== Prompt ==
For this exercise, repeat each entry exactly as written.

Stored data entries
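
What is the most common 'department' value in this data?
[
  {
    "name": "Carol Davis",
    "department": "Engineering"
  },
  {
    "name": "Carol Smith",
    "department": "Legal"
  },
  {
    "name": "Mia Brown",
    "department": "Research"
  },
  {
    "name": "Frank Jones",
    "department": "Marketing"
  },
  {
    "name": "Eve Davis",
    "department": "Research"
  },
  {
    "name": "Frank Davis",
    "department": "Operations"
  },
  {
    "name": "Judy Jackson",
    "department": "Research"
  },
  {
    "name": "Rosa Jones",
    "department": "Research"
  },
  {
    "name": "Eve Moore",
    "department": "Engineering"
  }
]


Counting 'department' values across 9 records:

  Research: 4 ####
  Engineering: 2 ##
  Legal: 1 #
  Marketing: 1 #
  Operations: 1 #

Most common: Research (4 times)

Research (4 times)


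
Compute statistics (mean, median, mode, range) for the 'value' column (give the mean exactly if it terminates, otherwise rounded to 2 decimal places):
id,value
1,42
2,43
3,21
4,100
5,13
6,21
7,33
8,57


Data: [42, 43, 21, 100, 13, 21, 33, 57]
Count: 8
Sum: 330
Mean: 330/8 = 41.25
Sorted: [13, 21, 21, 33, 42, 43, 57, 100]
Median: 37.5
Mode: 21 (2 times)
Range: 100 - 13 = 87
Min: 13, Max: 100

mean=41.25, median=37.5, mode=21, range=87


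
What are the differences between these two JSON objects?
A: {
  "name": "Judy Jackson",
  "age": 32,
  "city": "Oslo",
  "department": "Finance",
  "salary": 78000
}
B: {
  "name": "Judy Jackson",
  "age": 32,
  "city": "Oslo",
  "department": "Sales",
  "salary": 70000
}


Comparing each field (in key order):
  name: same
  age: same
  city: same
  department: DIFFERENT
  salary: DIFFERENT
Differences:
  department: Finance -> Sales
  salary: 78000 -> 70000

2 field(s) changed

2 changes: department, salary


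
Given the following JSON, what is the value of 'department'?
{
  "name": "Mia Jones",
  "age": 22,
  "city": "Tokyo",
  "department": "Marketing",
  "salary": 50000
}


Looking up field 'department'
Value: Marketing

Marketing


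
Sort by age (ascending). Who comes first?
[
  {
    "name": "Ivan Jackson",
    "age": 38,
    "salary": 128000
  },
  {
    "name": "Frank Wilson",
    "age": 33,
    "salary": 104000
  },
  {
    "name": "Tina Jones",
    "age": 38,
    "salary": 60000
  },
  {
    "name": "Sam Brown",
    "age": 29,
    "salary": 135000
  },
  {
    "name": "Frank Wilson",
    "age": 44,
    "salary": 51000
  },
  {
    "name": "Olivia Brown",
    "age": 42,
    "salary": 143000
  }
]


Sort by: age (ascending)

Sorted order:
  1. Sam Brown (age = 29)
  2. Frank Wilson (age = 33)
  3. Ivan Jackson (age = 38)
  4. Tina Jones (age = 38)
  5. Olivia Brown (age = 42)
  6. Frank Wilson (age = 44)

First: Sam Brown

Sam Brown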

== Solution for this task ==
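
What is the most common 'department' value in this data?
[
  {
    "name": "Carol Davis",
    "department": "Engineering"
  },
  {
    "name": "Carol Smith",
    "department": "Legal"
  },
  {
    "name": "Mia Brown",
    "department": "Research"
  },
  {
    "name": "Frank Jones",
    "department": "Marketing"
  },
  {
    "name": "Eve Davis",
    "department": "Research"
  },
  {
    "name": "Frank Davis",
    "department": "Operations"
  },
  {
    "name": "Judy Jackson",
    "department": "Research"
  },
  {
    "name": "Rosa Jones",
    "department": "Research"
  },
  {
    "name": "Eve Moore",
    "department": "Engineering"
  }
]


Counting 'department' values across 9 records:

  Research: 4 ####
  Engineering: 2 ##
  Legal: 1 #
  Marketing: 1 #
  Operations: 1 #

Most common: Research (4 times)

Research (4 times)


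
Compute statistics (mean, median, mode, range) for the 'value' column (give the mean exactly if it terminates, otherwise rounded to 2 decimal places):
id,value
1,42
2,43
3,21
4,100
5,13
6,21
7,33
8,57


Data: [42, 43, 21, 100, 13, 21, 33, 57]
Count: 8
Sum: 330
Mean: 330/8 = 41.25
Sorted: [13, 21, 21, 33, 42, 43, 57, 100]
Median: 37.5
Mode: 21 (2 times)
Range: 100 - 13 = 87
Min: 13, Max: 100

mean=41.25, median=37.5, mode=21, range=87


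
What are the differences between these two JSON objects?
A: {
  "name": "Judy Jackson",
  "age": 32,
  "city": "Oslo",
  "department": "Finance",
  "salary": 78000
}
B: {
  "name": "Judy Jackson",
  "age": 32,
  "city": "Oslo",
  "department": "Sales",
  "salary": 70000
}


Comparing each field (in key order):
  name: same
  age: same
  city: same
  department: DIFFERENT
  salary: DIFFERENT
Differences:
  department: Finance -> Sales
  salary: 78000 -> 70000

2 field(s) changed

2 changes: department, salary


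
Given the following JSON, what is the value of 'department'?
{
  "name": "Mia Jones",
  "age": 22,
  "city": "Tokyo",
  "department": "Marketing",
  "salary": 50000
}


Looking up field 'department'
Value: Marketing

Marketing


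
Sort by age (ascending). Who comes first?
[
  {
    "name": "Ivan Jackson",
    "age": 38,
    "salary": 128000
  },
  {
    "name": "Frank Wilson",
    "age": 33,
    "salary": 104000
  },
  {
    "name": "Tina Jones",
    "age": 38,
    "salary": 60000
  },
  {
    "name": "Sam Brown",
    "age": 29,
    "salary": 135000
  },
  {
    "name": "Frank Wilson",
    "age": 44,
    "salary": 51000
  },
  {
    "name": "Olivia Brown",
    "age": 42,
    "salary": 143000
  }
]


Sort by: age (ascending)

Sorted order:
  1. Sam Brown (age = 29)
  2. Frank Wilson (age = 33)
  3. Ivan Jackson (age = 38)
  4. Tina Jones (age = 38)
  5. Olivia Brown (age = 42)
  6. Frank Wilson (age = 44)

First: Sam Brown

Sam Brown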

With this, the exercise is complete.